[[ Exercise material, beginning ]]
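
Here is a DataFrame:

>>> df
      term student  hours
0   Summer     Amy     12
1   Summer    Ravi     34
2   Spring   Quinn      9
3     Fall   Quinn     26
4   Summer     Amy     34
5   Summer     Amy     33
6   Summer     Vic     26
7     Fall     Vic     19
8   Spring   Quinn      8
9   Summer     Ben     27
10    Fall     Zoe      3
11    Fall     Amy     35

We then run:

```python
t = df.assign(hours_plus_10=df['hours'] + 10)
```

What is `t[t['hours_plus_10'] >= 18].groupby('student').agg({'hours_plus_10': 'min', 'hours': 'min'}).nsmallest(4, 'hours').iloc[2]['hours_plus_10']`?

29

add column hours_plus_10 = df['hours'] + 10:
      term student  hours  hours_plus_10
0   Summer     Amy     12             22
1   Summer    Ravi     34             44
2   Spring   Quinn      9             19
3     Fall   Quinn     26             36
4   Summer     Amy     34             44
5   Summer     Amy     33             43
6   Summer     Vic     26             36
7     Fall     Vic     19             29
8   Spring   Quinn      8             18
9   Summer     Ben     27             37
10    Fall     Zoe      3             13
11    Fall     Amy     35             45
filter rows where hours_plus_10 >= 18:
      term student  hours  hours_plus_10
0   Summer     Amy     12             22
1   Summer    Ravi     34             44
2   Spring   Quinn      9             19
3     Fall   Quinn     26             36
4   Summer     Amy     34             44
5   Summer     Amy     33             43
6   Summer     Vic     26             36
7     Fall     Vic     19             29
8   Spring   Quinn      8             18
9   Summer     Ben     27             37
11    Fall     Amy     35             45
group by student: min(hours_plus_10), min(hours):
         hours_plus_10  hours
student                      
Amy                 22     12
Ben                 37     27
Quinn               18      8
Ravi                44     34
Vic                 29     19
take 4 rows with smallest hours:
         hours_plus_10  hours
student                      
Quinn               18      8
Amy                 22     12
Vic                 29     19
Ben                 37     27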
[[ Exercise material, end ]]
■ **Work required**
Please retype all of the data above exactly as it appears.

■ **Result of the task**
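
Here is a DataFrame:

>>> df
      term student  hours
0   Summer     Amy     12
1   Summer    Ravi     34
2   Spring   Quinn      9
3     Fall   Quinn     26
4   Summer     Amy     34
5   Summer     Amy     33
6   Summer     Vic     26
7     Fall     Vic     19
8   Spring   Quinn      8
9   Summer     Ben     27
10    Fall     Zoe      3
11    Fall     Amy     35

We then run:

```python
t = df.assign(hours_plus_10=df['hours'] + 10)
```

What is `t[t['hours_plus_10'] >= 18].groupby('student').agg({'hours_plus_10': 'min', 'hours': 'min'}).nsmallest(4, 'hours').iloc[2]['hours_plus_10']`?

29

add column hours_plus_10 = df['hours'] + 10:
      term student  hours  hours_plus_10
0   Summer     Amy     12             22
1   Summer    Ravi     34             44
2   Spring   Quinn      9             19
3     Fall   Quinn     26             36
4   Summer     Amy     34             44
5   Summer     Amy     33             43
6   Summer     Vic     26             36
7     Fall     Vic     19             29
8   Spring   Quinn      8             18
9   Summer     Ben     27             37
10    Fall     Zoe      3             13
11    Fall     Amy     35             45
filter rows where hours_plus_10 >= 18:
      term student  hours  hours_plus_10
0   Summer     Amy     12             22
1   Summer    Ravi     34             44
2   Spring   Quinn      9             19
3     Fall   Quinn     26             36
4   Summer     Amy     34             44
5   Summer     Amy     33             43
6   Summer     Vic     26             36
7     Fall     Vic     19             29
8   Spring   Quinn      8             18
9   Summer     Ben     27             37
11    Fall     Amy     35             45
group by student: min(hours_plus_10), min(hours):
         hours_plus_10  hours
student                      
Amy                 22     12
Ben                 37     27
Quinn               18      8
Ravi                44     34
Vic                 29     19
take 4 rows with smallest hours:
         hours_plus_10  hours
student                      
Quinn               18      8
Amy                 22     12
Vic                 29     19
Ben                 37     27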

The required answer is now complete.